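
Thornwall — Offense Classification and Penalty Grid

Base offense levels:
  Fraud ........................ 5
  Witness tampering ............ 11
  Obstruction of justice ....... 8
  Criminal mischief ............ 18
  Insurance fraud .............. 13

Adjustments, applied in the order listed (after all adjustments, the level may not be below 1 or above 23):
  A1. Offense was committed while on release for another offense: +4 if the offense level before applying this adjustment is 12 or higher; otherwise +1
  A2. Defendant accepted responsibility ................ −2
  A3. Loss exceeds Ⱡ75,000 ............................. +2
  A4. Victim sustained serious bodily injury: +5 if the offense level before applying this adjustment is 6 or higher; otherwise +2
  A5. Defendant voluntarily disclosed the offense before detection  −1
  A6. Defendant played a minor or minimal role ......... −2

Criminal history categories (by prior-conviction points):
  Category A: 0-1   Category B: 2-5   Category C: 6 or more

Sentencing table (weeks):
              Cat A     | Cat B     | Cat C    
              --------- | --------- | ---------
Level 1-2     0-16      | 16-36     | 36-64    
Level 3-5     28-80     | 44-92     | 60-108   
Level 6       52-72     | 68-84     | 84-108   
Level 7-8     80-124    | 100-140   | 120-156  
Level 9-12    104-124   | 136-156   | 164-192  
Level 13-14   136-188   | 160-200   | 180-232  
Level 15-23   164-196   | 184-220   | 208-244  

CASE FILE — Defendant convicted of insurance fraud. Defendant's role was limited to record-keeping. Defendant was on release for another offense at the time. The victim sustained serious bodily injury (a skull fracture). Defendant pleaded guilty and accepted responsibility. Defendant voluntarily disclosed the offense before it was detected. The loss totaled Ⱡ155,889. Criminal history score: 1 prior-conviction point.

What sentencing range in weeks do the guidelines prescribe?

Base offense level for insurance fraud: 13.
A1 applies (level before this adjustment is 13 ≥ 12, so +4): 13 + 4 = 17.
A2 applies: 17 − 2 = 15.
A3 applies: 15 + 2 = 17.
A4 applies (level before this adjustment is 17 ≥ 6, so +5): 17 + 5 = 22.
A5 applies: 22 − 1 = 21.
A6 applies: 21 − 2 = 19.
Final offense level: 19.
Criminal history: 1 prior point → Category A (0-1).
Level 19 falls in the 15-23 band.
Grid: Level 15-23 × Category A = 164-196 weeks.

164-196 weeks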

==

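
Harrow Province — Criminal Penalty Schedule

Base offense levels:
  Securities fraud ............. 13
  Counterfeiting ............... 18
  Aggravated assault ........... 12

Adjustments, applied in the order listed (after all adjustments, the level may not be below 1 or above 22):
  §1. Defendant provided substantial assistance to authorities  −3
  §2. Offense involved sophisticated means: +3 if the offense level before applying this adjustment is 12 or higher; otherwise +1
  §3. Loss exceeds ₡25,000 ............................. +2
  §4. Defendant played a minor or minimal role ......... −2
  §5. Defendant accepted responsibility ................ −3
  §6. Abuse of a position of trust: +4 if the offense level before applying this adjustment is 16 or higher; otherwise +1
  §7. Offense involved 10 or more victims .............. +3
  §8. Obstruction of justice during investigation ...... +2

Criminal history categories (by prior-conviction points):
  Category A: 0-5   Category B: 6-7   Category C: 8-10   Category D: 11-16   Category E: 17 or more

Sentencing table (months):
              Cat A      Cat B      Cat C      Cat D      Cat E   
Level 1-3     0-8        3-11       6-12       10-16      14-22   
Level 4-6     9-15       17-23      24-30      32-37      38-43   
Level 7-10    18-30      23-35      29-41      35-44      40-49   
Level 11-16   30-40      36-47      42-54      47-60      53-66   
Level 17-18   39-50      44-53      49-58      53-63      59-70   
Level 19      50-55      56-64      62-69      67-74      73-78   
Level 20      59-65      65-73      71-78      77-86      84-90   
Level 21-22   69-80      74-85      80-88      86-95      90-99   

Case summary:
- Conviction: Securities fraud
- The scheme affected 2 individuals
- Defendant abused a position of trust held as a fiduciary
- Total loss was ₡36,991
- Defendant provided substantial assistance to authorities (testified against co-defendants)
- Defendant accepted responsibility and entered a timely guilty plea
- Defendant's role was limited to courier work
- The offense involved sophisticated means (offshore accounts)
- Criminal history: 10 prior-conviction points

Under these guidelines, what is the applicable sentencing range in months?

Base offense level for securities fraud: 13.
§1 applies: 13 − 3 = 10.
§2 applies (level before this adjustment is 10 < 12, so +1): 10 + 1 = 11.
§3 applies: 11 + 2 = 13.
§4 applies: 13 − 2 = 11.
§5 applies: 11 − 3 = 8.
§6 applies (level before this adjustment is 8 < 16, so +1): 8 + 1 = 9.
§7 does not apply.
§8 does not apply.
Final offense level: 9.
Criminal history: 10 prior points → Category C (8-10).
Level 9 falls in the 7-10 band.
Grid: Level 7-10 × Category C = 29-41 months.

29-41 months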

# [Directions]
Please say how many lines of the listing hold the string "limited", answering with the number alone.

# [Exercise answer]
2